> _TASK TO CARRY OUT_: Find the line with "What is 38028/(-19893/(-12686)" and the line with "Answer: 10345" in the entries below; output exactly those two lines, every line between them, and no others.

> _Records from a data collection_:
+===+

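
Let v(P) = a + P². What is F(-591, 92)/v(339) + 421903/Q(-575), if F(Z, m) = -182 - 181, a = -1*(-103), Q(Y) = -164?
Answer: -12132257551/4715984 ≈ -2572.6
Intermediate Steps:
a = 103
F(Z, m) = -363
v(P) = 103 + P²
F(-591, 92)/v(339) + 421903/Q(-575) = -363/(103 + 339²) + 421903/(-164) = -363/(103 + 114921) + 421903*(-1/164) = -363/115024 - 421903/164 = -12132257551/4715984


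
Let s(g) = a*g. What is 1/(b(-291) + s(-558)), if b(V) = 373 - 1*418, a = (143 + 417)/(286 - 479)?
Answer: 193/303795 ≈ 0.00063530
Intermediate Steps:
a = -560/193 (a = 560/(-193) = 560*(-1/193) = -560/193 ≈ -2.9016)
b(V) = -45 (b(V) = 373 - 418 = -45)
s(g) = -560*g/193
1/(b(-291) + s(-558)) = 1/(-45 - 560/193*(-558)) = 1/(-45 + 312480/193) = 1/(303795/193) = 193/303795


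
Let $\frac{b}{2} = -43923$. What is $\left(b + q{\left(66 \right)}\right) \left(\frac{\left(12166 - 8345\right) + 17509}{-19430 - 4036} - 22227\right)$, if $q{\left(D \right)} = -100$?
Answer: $\frac{7645440574992}{3911} \approx 1.9549 \cdot 10^{9}$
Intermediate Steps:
$b = -87846$ ($b = 2 \left(-43923\right) = -87846$)
$\left(b + q{\left(66 \right)}\right) \left(\frac{\left(12166 - 8345\right) + 17509}{-19430 - 4036} - 22227\right) = \left(-87846 - 100\right) \left(\frac{\left(12166 - 8345\right) + 17509}{-19430 - 4036} - 22227\right) = - 87946 \left(\frac{\left(12166 - 8345\right) + 17509}{-23466} - 22227\right) = - 87946 \left(\left(3821 + 17509\right) \left(- \frac{1}{23466}\right) - 22227\right) = - 87946 \left(21330 \left(- \frac{1}{23466}\right) - 22227\right) = - 87946 \left(- \frac{3555}{3911} - 22227\right) = \left(-87946\right) \left(- \frac{86933352}{3911}\right) = \frac{7645440574992}{3911}$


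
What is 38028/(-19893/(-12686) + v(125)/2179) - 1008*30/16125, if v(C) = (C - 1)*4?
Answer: 1129940110567752/53362035725 ≈ 21175.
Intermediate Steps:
v(C) = -4 + 4*C (v(C) = (-1 + C)*4 = -4 + 4*C)
38028/(-19893/(-12686) + v(125)/2179) - 1008*30/16125 = 38028/(-19893/(-12686) + (-4 + 4*125)/2179) - 1008*30/16125 = 38028/(-19893*(-1/12686) + (-4 + 500)*(1/2179)) - 30240*1/16125 = 38028/(19893/12686 + 496*(1/2179)) - 2016/1075 = 38028/(19893/12686 + 496/2179) - 2016/1075 = 38028/(49639103/27642794) - 2016/1075 = 38028*(27642794/49639103) - 2016/1075 = 1051200170232/49639103 - 2016/1075 = 1129940110567752/53362035725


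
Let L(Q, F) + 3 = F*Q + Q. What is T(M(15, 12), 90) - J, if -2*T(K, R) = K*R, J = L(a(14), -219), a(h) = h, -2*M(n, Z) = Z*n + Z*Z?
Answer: 10345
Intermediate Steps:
M(n, Z) = -Z**2/2 - Z*n/2 (M(n, Z) = -(Z*n + Z*Z)/2 = -(Z*n + Z**2)/2 = -(Z**2 + Z*n)/2 = -Z**2/2 - Z*n/2)
L(Q, F) = -3 + Q + F*Q (L(Q, F) = -3 + (F*Q + Q) = -3 + (Q + F*Q) = -3 + Q + F*Q)
J = -3055 (J = -3 + 14 - 219*14 = -3 + 14 - 3066 = -3055)
T(K, R) = -K*R/2
T(M(15, 12), 90) - J = -1/2*(-1/2*12*(12 + 15))*90 - 1*(-3055) = -1/2*(-1/2*12*27)*90 + 3055 = -1/2*(-162)*90 + 3055 = 7290 + 3055 = 10345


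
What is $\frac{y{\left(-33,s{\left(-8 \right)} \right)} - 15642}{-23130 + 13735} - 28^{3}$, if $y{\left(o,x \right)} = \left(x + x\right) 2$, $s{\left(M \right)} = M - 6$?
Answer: $- \frac{206223342}{9395} \approx -21950.0$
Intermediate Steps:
$s{\left(M \right)} = -6 + M$
$y{\left(o,x \right)} = 4 x$ ($y{\left(o,x \right)} = 2 x 2 = 4 x$)
$\frac{y{\left(-33,s{\left(-8 \right)} \right)} - 15642}{-23130 + 13735} - 28^{3} = \frac{4 \left(-6 - 8\right) - 15642}{-23130 + 13735} - 28^{3} = \frac{4 \left(-14\right) - 15642}{-9395} - 21952 = \left(-56 - 15642\right) \left(- \frac{1}{9395}\right) - 21952 = \left(-15698\right) \left(- \frac{1}{9395}\right) - 21952 = \frac{15698}{9395} - 21952 = - \frac{206223342}{9395}$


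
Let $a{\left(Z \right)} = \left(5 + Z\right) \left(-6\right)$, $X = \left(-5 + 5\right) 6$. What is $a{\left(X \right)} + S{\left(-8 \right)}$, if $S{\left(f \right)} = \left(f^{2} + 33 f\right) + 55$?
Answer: $-175$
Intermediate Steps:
$X = 0$ ($X = 0 \cdot 6 = 0$)
$S{\left(f \right)} = 55 + f^{2} + 33 f$
$a{\left(Z \right)} = -30 - 6 Z$
$a{\left(X \right)} + S{\left(-8 \right)} = \left(-30 - 0\right) + \left(55 + \left(-8\right)^{2} + 33 \left(-8\right)\right) = \left(-30 + 0\right) + \left(55 + 64 - 264\right) = -30 - 145 = -175$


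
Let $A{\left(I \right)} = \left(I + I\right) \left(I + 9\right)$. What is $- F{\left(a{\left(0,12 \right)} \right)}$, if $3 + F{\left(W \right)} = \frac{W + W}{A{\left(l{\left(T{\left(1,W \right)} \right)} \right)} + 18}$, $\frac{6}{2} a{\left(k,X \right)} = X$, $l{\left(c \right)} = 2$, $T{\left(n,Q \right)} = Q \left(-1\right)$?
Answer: $\frac{89}{31} \approx 2.871$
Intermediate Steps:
$T{\left(n,Q \right)} = - Q$
$a{\left(k,X \right)} = \frac{X}{3}$
$A{\left(I \right)} = 2 I \left(9 + I\right)$
$F{\left(W \right)} = -3 + \frac{W}{31}$ ($F{\left(W \right)} = -3 + \frac{W + W}{2 \cdot 2 \left(9 + 2\right) + 18} = -3 + \frac{2 W}{2 \cdot 2 \cdot 11 + 18} = -3 + \frac{2 W}{44 + 18} = -3 + \frac{2 W}{62} = -3 + 2 W \frac{1}{62} = -3 + \frac{W}{31}$)
$- F{\left(a{\left(0,12 \right)} \right)} = - (-3 + \frac{\frac{1}{3} \cdot 12}{31}) = - (-3 + \frac{1}{31} \cdot 4) = - (-3 + \frac{4}{31}) = \left(-1\right) \left(- \frac{89}{31}\right) = \frac{89}{31}$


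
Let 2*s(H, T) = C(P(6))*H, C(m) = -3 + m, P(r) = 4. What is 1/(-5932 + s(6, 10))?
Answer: -1/5929 ≈ -0.00016866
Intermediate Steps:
s(H, T) = H/2 (s(H, T) = ((-3 + 4)*H)/2 = (1*H)/2 = H/2)
1/(-5932 + s(6, 10)) = 1/(-5932 + (½)*6) = 1/(-5932 + 3) = 1/(-5929) = -1/5929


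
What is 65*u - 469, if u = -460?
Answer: -30369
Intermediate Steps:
65*u - 469 = 65*(-460) - 469 = -29900 - 469 = -30369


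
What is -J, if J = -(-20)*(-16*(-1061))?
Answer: -339520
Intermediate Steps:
J = 339520 (J = -(-20)*16976 = -20*(-16976) = 339520)
-J = -1*339520 = -339520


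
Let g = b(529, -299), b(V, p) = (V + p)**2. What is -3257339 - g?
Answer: -3310239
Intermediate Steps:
g = 52900 (g = (529 - 299)**2 = 230**2 = 52900)
-3257339 - g = -3257339 - 1*52900 = -3257339 - 52900 = -3310239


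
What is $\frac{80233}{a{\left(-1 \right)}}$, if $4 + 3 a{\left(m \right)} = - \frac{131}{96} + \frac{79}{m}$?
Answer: $- \frac{23107104}{8099} \approx -2853.1$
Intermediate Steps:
$a{\left(m \right)} = - \frac{515}{288} + \frac{79}{3 m}$ ($a{\left(m \right)} = - \frac{4}{3} + \frac{- \frac{131}{96} + \frac{79}{m}}{3} = - \frac{4}{3} - \left(\frac{131}{288} - \frac{79}{3 m}\right) = - \frac{515}{288} + \frac{79}{3 m}$)
$\frac{80233}{a{\left(-1 \right)}} = \frac{80233}{\frac{1}{288} \frac{1}{-1} \left(7584 - -515\right)} = \frac{80233}{\frac{1}{288} \left(-1\right) \left(7584 + 515\right)} = \frac{80233}{\frac{1}{288} \left(-1\right) 8099} = \frac{80233}{- \frac{8099}{288}} = 80233 \left(- \frac{288}{8099}\right) = - \frac{23107104}{8099}$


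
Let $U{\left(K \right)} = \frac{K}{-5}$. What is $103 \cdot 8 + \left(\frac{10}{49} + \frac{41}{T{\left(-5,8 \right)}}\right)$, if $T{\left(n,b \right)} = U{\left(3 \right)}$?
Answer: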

+===+

> _PROBLEM SOLUTION_:
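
What is 38028/(-19893/(-12686) + v(125)/2179) - 1008*30/16125, if v(C) = (C - 1)*4?
Answer: 1129940110567752/53362035725 ≈ 21175.
Intermediate Steps:
v(C) = -4 + 4*C (v(C) = (-1 + C)*4 = -4 + 4*C)
38028/(-19893/(-12686) + v(125)/2179) - 1008*30/16125 = 38028/(-19893/(-12686) + (-4 + 4*125)/2179) - 1008*30/16125 = 38028/(-19893*(-1/12686) + (-4 + 500)*(1/2179)) - 30240*1/16125 = 38028/(19893/12686 + 496*(1/2179)) - 2016/1075 = 38028/(19893/12686 + 496/2179) - 2016/1075 = 38028/(49639103/27642794) - 2016/1075 = 38028*(27642794/49639103) - 2016/1075 = 1051200170232/49639103 - 2016/1075 = 1129940110567752/53362035725


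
Let L(Q, F) + 3 = F*Q + Q. What is T(M(15, 12), 90) - J, if -2*T(K, R) = K*R, J = L(a(14), -219), a(h) = h, -2*M(n, Z) = Z*n + Z*Z?
Answer: 10345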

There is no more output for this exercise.